(Beginning of GIVEN DATA)

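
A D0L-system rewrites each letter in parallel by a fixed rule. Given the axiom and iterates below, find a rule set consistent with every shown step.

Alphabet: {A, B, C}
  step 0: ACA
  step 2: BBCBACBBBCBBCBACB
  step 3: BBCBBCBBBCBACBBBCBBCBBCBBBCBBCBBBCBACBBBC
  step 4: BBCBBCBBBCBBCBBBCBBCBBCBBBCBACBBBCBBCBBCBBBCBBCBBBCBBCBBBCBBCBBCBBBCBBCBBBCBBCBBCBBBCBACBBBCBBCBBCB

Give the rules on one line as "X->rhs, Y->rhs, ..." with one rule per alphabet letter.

  step 3 ⇒ step 4: BBCBBCBBBCBACBBBCBBCBBCBBBCBBCBBBCBACBBBC ⇒ BBC·BBC·B·BBC·BBC·B·BBC·BBC·BBC·B·BBC·BAC·B·BBC·BBC·BBC·B·BBC·BBC·B·BBC·BBC·B·BBC·BBC·BBC·B·BBC·BBC·B·BBC·BBC·BBC·B·BBC·BAC·B·BBC·BBC·BBC·B
    A ↦ BAC
    B ↦ BBC
    C ↦ B

A->BAC, B->BBC, C->B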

(End of GIVEN DATA)

* **TASK PROMPT**: Whatever appears in the data above should be set down again exactly.

* **COMPLETED EXERCISE**:
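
A D0L-system rewrites each letter in parallel by a fixed rule. Given the axiom and iterates below, find a rule set consistent with every shown step.

Alphabet: {A, B, C}
  step 0: ACA
  step 2: BBCBACBBBCBBCBACB
  step 3: BBCBBCBBBCBACBBBCBBCBBCBBBCBBCBBBCBACBBBC
  step 4: BBCBBCBBBCBBCBBBCBBCBBCBBBCBACBBBCBBCBBCBBBCBBCBBBCBBCBBBCBBCBBCBBBCBBCBBBCBBCBBCBBBCBACBBBCBBCBBCB

Give the rules on one line as "X->rhs, Y->rhs, ..." with one rule per alphabet letter.

  step 3 ⇒ step 4: BBCBBCBBBCBACBBBCBBCBBCBBBCBBCBBBCBACBBBC ⇒ BBC·BBC·B·BBC·BBC·B·BBC·BBC·BBC·B·BBC·BAC·B·BBC·BBC·BBC·B·BBC·BBC·B·BBC·BBC·B·BBC·BBC·BBC·B·BBC·BBC·B·BBC·BBC·BBC·B·BBC·BAC·B·BBC·BBC·BBC·B
    A ↦ BAC
    B ↦ BBC
    C ↦ B

A->BAC, B->BBC, C->B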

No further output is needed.